[DATA FOR THE TASK — start]

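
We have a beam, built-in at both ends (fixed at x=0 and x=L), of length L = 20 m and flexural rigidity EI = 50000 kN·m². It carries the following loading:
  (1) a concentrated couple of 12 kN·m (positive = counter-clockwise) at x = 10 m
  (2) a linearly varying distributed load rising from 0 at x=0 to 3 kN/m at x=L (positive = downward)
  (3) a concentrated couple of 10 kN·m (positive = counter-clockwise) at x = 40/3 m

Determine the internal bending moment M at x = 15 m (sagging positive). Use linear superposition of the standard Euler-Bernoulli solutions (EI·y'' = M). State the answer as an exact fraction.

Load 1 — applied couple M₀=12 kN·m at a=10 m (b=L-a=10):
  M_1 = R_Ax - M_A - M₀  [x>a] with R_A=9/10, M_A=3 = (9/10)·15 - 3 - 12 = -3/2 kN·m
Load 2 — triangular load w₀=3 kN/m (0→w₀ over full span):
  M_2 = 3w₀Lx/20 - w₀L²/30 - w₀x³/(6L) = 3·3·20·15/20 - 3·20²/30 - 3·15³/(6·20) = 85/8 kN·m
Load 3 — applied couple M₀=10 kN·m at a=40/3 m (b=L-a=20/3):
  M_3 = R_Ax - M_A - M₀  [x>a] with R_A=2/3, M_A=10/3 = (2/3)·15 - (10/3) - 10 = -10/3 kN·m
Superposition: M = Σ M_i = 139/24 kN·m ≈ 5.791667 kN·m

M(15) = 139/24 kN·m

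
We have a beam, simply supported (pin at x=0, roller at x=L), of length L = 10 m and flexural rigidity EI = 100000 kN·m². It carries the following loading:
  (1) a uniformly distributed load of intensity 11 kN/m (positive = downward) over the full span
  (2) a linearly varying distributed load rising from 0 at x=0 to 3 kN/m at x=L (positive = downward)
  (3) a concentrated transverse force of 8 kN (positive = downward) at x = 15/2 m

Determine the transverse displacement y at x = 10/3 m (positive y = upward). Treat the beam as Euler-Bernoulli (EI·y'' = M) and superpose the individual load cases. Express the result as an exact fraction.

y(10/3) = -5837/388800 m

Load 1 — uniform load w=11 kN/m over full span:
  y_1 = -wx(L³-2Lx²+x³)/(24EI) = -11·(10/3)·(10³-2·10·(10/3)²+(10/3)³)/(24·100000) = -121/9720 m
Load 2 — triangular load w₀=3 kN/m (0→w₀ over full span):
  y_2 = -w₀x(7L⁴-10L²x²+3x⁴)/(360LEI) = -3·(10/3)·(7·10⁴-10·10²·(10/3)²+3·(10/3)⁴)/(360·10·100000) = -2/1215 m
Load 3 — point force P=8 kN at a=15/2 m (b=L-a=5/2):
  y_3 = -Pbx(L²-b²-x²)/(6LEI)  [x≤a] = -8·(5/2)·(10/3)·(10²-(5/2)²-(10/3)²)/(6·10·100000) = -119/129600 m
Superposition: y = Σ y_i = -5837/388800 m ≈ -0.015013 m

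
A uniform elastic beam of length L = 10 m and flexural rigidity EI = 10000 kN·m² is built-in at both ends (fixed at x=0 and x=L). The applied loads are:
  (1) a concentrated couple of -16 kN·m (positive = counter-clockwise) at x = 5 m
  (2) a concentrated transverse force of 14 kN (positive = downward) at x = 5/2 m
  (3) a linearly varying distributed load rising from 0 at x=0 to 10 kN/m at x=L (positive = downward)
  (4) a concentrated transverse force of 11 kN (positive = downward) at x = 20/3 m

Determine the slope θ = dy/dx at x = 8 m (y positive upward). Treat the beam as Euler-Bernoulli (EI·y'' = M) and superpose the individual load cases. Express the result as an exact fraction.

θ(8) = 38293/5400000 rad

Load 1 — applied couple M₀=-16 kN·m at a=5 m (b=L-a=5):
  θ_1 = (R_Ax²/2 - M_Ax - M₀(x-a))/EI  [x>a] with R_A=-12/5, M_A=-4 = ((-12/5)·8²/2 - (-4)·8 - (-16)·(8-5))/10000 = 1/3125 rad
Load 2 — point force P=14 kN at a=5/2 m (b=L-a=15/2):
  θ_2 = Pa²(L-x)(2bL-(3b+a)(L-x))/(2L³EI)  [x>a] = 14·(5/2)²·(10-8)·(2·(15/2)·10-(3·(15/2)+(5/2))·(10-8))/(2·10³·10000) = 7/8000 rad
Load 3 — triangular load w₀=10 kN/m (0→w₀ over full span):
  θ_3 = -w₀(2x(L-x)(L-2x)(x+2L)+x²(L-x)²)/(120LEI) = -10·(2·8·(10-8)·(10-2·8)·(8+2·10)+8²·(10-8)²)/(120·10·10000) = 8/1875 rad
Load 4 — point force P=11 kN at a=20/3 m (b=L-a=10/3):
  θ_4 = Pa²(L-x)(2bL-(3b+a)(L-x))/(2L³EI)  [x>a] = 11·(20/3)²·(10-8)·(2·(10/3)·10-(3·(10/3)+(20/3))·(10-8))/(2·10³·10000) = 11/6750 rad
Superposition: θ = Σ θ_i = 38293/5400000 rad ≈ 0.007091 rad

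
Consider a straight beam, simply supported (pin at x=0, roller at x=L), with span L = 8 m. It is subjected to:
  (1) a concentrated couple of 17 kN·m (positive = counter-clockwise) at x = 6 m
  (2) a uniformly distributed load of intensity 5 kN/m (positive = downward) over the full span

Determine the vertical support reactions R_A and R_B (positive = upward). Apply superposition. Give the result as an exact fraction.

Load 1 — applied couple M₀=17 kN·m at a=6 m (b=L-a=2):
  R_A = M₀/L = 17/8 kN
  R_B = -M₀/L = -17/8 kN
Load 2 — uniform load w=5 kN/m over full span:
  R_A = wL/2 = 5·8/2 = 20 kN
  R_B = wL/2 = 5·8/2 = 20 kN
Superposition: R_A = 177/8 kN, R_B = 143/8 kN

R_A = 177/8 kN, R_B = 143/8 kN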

[DATA FOR THE TASK — finish]
[DATA FOR THE TASK — start]

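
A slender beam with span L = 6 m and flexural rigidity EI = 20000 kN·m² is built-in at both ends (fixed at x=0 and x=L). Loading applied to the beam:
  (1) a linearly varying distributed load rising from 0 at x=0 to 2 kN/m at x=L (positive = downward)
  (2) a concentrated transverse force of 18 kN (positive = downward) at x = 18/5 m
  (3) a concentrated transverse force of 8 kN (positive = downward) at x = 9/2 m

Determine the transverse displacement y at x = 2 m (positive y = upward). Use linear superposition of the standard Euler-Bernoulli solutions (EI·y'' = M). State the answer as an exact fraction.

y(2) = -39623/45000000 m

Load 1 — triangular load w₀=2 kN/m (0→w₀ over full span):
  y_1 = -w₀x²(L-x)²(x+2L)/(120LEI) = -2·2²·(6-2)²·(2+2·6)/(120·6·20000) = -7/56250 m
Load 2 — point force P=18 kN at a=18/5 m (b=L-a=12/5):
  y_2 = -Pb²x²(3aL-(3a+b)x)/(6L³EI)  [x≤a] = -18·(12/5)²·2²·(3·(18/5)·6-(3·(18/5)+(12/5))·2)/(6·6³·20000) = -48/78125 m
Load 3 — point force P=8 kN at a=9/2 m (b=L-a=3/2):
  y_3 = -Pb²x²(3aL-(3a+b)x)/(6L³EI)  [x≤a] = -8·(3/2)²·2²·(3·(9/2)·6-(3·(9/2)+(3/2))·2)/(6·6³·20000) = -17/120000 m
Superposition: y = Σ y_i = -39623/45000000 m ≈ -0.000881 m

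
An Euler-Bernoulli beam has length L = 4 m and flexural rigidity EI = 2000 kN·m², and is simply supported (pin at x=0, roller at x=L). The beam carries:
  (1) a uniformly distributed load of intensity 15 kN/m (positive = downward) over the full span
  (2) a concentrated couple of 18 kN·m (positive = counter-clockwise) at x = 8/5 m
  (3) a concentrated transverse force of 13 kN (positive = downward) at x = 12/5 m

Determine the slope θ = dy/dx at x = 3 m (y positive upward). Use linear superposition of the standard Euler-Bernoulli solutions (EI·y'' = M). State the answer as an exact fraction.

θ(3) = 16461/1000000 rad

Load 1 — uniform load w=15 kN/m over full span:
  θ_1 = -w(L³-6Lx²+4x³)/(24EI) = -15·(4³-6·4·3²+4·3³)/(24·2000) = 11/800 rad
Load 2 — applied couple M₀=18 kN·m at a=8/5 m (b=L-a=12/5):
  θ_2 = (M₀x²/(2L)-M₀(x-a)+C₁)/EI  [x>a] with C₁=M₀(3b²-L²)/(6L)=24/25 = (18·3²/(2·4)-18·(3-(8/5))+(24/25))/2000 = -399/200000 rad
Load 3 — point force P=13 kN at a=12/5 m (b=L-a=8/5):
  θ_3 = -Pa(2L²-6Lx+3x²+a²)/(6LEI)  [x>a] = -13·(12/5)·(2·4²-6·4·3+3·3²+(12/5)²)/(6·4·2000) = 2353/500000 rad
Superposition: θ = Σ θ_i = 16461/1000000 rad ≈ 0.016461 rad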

[DATA FOR THE TASK — finish]

_WHAT YOU ARE ASKED TO DO:_ Check each line of the records for "clockwise" and copy the ones that contain it.

_YOUR RESPONSE:_
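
  (1) a concentrated couple of 12 kN·m (positive = counter-clockwise) at x = 10 m
  (3) a concentrated couple of 10 kN·m (positive = counter-clockwise) at x = 40/3 m
  (1) a concentrated couple of -16 kN·m (positive = counter-clockwise) at x = 5 m
  (1) a concentrated couple of 17 kN·m (positive = counter-clockwise) at x = 6 m
  (2) a concentrated couple of 18 kN·m (positive = counter-clockwise) at x = 8/5 m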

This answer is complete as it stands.